[Exercise data Boundary: Start]

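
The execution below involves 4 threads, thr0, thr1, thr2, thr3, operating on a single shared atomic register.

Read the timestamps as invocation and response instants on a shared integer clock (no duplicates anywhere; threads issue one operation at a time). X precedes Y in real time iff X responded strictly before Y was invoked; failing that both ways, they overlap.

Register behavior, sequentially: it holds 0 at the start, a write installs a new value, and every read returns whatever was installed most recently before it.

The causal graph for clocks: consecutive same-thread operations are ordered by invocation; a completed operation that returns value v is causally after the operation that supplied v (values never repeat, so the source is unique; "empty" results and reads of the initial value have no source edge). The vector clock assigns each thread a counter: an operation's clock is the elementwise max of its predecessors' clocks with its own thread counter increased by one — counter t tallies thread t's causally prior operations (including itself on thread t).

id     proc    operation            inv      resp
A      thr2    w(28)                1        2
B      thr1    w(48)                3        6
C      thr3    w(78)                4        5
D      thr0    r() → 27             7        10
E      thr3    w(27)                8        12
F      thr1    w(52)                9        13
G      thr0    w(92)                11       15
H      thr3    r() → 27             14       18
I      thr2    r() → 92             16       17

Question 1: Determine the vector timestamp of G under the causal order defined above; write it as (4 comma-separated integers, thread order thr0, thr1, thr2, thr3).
(2, 0, 0, 2)

VC(C, invoked at 4): no causal predecessors; +1 on thr3 → (0, 0, 0, 1)
VC(A, invoked at 1): no causal predecessors; +1 on thr2 → (0, 0, 1, 0)
VC(B, invoked at 3): no causal predecessors; +1 on thr1 → (0, 1, 0, 0)
VC(E, invoked at 8): max of VC(C)=(0, 0, 0, 1), then +1 on thread thr3 → (0, 0, 0, 2)
VC(F, invoked at 9): max of VC(B)=(0, 1, 0, 0), then +1 on thread thr1 → (0, 2, 0, 0)
VC(H, invoked at 14): max of VC(E)=(0, 0, 0, 2), then +1 on thread thr3 → (0, 0, 0, 3)
VC(D, invoked at 7): max of VC(E)=(0, 0, 0, 2), then +1 on thread thr0 → (1, 0, 0, 2)
VC(G, invoked at 11): max of VC(D)=(1, 0, 0, 2), then +1 on thread thr0 → (2, 0, 0, 2)
VC(I, invoked at 16): max of VC(A)=(0, 0, 1, 0), VC(G)=(2, 0, 0, 2), then +1 on thread thr2 → (2, 0, 2, 2)
target: VC(G) = (2, 0, 0, 2)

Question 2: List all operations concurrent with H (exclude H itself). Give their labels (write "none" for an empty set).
G, I

H spans [14,18]; an op avoiding the whole window 14..18 is ordered, any other is concurrent
A [1,2]: before
B [3,6]: before
C [4,5]: before
D [7,10]: before
E [8,12]: before
F [9,13]: before
G [11,15]: concurrent
I [16,17]: concurrent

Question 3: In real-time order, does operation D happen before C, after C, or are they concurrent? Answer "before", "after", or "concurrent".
after

D spans [7,10], C spans [4,5]
resp(C)=5 < inv(D)=7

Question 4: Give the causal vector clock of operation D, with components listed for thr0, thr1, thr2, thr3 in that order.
(1, 0, 0, 2)

C (invocation 4): nothing precedes it; thr3's component alone gives (0, 0, 0, 1)
A (invocation 1): nothing precedes it; thr2's component alone gives (0, 0, 1, 0)
B (invocation 3): nothing precedes it; thr1's component alone gives (0, 1, 0, 0)
E (invocation 8): componentwise max over VC(C)=(0, 0, 0, 1), +1 at thr3, giving (0, 0, 0, 2)
F (invocation 9): componentwise max over VC(B)=(0, 1, 0, 0), +1 at thr1, giving (0, 2, 0, 0)
H (invocation 14): componentwise max over VC(E)=(0, 0, 0, 2), +1 at thr3, giving (0, 0, 0, 3)
D (invocation 7): componentwise max over VC(E)=(0, 0, 0, 2), +1 at thr0, giving (1, 0, 0, 2)
G (invocation 11): componentwise max over VC(D)=(1, 0, 0, 2), +1 at thr0, giving (2, 0, 0, 2)
I (invocation 16): componentwise max over VC(A)=(0, 0, 1, 0), VC(G)=(2, 0, 0, 2), +1 at thr2, giving (2, 0, 2, 2)
target: VC(D) = (1, 0, 0, 2)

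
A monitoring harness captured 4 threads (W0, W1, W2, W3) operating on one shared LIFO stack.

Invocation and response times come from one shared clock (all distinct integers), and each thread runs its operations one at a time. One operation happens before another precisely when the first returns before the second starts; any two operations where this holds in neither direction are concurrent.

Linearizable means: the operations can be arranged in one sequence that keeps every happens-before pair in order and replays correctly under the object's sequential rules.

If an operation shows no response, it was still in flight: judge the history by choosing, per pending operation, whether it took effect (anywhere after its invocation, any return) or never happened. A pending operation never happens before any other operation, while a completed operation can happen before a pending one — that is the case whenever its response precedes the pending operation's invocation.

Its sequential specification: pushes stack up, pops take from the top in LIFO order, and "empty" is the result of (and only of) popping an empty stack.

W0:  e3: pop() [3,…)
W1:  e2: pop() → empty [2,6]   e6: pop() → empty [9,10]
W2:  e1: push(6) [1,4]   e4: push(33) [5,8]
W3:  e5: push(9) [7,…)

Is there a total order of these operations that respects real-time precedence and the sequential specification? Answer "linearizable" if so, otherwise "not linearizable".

not linearizable

events 1..9 are fine; event 10 — the response of e6 at time 10 — makes the prefix non-linearizable
the 4 completed operations admit 3 real-time orders; each fails the LIFO stack replay
no escape via the 2 pending operations (e3, e5): every completion choice fails
take e1, e2, e4, e6 (pending dropped): step 2 already fails, because e2 pop() → empty cannot occur there
take e1, e4, e2, e6 (pending dropped): step 3 already fails, because e2 pop() → empty cannot occur there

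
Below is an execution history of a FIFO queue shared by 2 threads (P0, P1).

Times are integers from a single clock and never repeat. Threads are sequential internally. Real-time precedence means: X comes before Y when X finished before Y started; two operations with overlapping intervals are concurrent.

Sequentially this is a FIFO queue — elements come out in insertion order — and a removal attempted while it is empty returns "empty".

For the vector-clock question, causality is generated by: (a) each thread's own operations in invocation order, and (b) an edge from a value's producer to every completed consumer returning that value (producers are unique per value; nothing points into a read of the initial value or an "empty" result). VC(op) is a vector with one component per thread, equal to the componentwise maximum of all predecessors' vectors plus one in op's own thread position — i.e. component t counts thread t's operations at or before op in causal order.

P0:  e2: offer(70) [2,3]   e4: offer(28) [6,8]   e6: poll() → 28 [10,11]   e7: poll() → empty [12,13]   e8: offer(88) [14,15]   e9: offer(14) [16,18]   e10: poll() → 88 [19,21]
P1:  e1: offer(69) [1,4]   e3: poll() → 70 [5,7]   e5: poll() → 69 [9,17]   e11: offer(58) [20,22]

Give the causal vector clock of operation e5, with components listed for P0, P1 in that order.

(1, 3)

VC(e1, invoked at 1): no causal predecessors; +1 on P1 → (0, 1)
VC(e2, invoked at 2): no causal predecessors; +1 on P0 → (1, 0)
e4, invoked 6, takes VC(e2)=(1, 0) under max, adds 1 for P0 → (2, 0)
e3, invoked 5, takes VC(e1)=(0, 1), VC(e2)=(1, 0) under max, adds 1 for P1 → (1, 2)
e6, invoked 10, takes VC(e4)=(2, 0) under max, adds 1 for P0 → (3, 0)
e5, invoked 9, takes VC(e1)=(0, 1), VC(e3)=(1, 2) under max, adds 1 for P1 → (1, 3)
e7, invoked 12, takes VC(e6)=(3, 0) under max, adds 1 for P0 → (4, 0)
e11, invoked 20, takes VC(e5)=(1, 3) under max, adds 1 for P1 → (1, 4)
e8, invoked 14, takes VC(e7)=(4, 0) under max, adds 1 for P0 → (5, 0)
e9, invoked 16, takes VC(e8)=(5, 0) under max, adds 1 for P0 → (6, 0)
e10, invoked 19, takes VC(e8)=(5, 0), VC(e9)=(6, 0) under max, adds 1 for P0 → (7, 0)
target: VC(e5) = (1, 3)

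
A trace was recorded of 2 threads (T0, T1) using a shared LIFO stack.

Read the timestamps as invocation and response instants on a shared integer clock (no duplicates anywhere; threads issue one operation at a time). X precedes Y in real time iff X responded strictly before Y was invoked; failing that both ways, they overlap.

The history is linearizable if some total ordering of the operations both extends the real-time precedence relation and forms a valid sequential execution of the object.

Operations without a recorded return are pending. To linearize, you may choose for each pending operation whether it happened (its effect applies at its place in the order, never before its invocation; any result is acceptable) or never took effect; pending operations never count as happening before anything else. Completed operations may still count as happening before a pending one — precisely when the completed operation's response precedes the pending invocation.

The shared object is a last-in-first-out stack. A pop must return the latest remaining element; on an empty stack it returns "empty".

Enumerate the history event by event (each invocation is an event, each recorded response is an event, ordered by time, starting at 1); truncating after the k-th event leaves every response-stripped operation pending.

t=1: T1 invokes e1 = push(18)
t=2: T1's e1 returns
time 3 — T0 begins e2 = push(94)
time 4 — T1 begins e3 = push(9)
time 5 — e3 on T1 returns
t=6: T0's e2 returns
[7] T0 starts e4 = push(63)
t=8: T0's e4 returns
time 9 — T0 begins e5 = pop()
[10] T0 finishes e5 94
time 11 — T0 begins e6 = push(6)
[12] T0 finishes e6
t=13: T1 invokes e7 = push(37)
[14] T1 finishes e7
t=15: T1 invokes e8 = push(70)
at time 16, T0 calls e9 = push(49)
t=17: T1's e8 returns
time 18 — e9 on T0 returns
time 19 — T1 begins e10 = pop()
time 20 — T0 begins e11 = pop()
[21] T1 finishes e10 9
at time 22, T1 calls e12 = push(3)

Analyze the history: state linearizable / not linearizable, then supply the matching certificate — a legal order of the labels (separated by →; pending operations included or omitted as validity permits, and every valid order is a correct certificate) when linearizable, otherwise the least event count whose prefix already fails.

the violation lands at event 10, e5's response at time 10: events 1..9 linearize, events 1..10 do not
checked exhaustively: 2 real-time-consistent orders of 5 completed operations, zero legal LIFO stack replays
take e1, e2, e3, e4, e5: step 5 already fails, because e5 pop() → 94 cannot occur there
take e1, e3, e2, e4, e5: step 5 already fails, because e5 pop() → 94 cannot occur there

not linearizable — minimal violating prefix: 10 events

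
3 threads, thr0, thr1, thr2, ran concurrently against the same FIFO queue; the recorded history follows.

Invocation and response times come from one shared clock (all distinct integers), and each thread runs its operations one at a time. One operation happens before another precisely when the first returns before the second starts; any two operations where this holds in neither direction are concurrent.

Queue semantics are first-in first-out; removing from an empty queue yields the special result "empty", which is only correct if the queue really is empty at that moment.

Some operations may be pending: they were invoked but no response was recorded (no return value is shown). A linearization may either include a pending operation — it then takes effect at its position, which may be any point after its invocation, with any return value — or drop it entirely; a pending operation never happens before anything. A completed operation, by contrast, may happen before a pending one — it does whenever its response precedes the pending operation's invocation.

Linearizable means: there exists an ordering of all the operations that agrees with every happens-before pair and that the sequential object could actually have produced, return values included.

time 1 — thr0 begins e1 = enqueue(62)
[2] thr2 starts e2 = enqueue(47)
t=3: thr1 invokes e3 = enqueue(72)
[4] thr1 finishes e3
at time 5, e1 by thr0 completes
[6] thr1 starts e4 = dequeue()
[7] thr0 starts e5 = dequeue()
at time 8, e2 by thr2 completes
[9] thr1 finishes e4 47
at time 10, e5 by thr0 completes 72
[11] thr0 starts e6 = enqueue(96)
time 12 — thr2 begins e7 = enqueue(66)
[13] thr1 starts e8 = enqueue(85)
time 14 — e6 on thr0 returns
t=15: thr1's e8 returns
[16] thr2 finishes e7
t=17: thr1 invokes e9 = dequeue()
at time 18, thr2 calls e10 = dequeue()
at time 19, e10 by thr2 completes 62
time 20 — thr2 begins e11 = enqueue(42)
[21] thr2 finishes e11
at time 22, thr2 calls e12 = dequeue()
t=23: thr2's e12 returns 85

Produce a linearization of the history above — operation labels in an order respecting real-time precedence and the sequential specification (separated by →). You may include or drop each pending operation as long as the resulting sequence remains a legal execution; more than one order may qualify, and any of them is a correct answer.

e2 → e3 → e1 → e4 → e5 → e6 → e8 → e7 → e10 → e9 → e11 → e12

1. e2 enqueue(47), leaving queue <47>
2. e3 enqueue(72), leaving queue <47,72>
3. e1 enqueue(62), leaving queue <47,72,62>
4. e4 dequeue() → 47, leaving queue <72,62>
5. e5 dequeue() → 72, leaving queue <62>
6. e6 enqueue(96), leaving queue <62,96>
7. e8 enqueue(85), leaving queue <62,96,85>
8. e7 enqueue(66), leaving queue <62,96,85,66>
9. e10 dequeue() → 62, leaving queue <96,85,66>
10. e9 dequeue() (pending, included), leaving queue <85,66>
11. e11 enqueue(42), leaving queue <85,66,42>
12. e12 dequeue() → 85, leaving queue <66,42>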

[Exercise data Boundary: End]

*Problem details:*
For the listing above, print only the lines starting at the line containing "[2] thr2 starts e2 = enqueue(47)" and ending at the line containing "t=23: thr2's e12 returns 85", exactly, both included.

*Response for this exercise:*
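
[2] thr2 starts e2 = enqueue(47)
t=3: thr1 invokes e3 = enqueue(72)
[4] thr1 finishes e3
at time 5, e1 by thr0 completes
[6] thr1 starts e4 = dequeue()
[7] thr0 starts e5 = dequeue()
at time 8, e2 by thr2 completes
[9] thr1 finishes e4 47
at time 10, e5 by thr0 completes 72
[11] thr0 starts e6 = enqueue(96)
time 12 — thr2 begins e7 = enqueue(66)
[13] thr1 starts e8 = enqueue(85)
time 14 — e6 on thr0 returns
t=15: thr1's e8 returns
[16] thr2 finishes e7
t=17: thr1 invokes e9 = dequeue()
at time 18, thr2 calls e10 = dequeue()
at time 19, e10 by thr2 completes 62
time 20 — thr2 begins e11 = enqueue(42)
[21] thr2 finishes e11
at time 22, thr2 calls e12 = dequeue()
t=23: thr2's e12 returns 85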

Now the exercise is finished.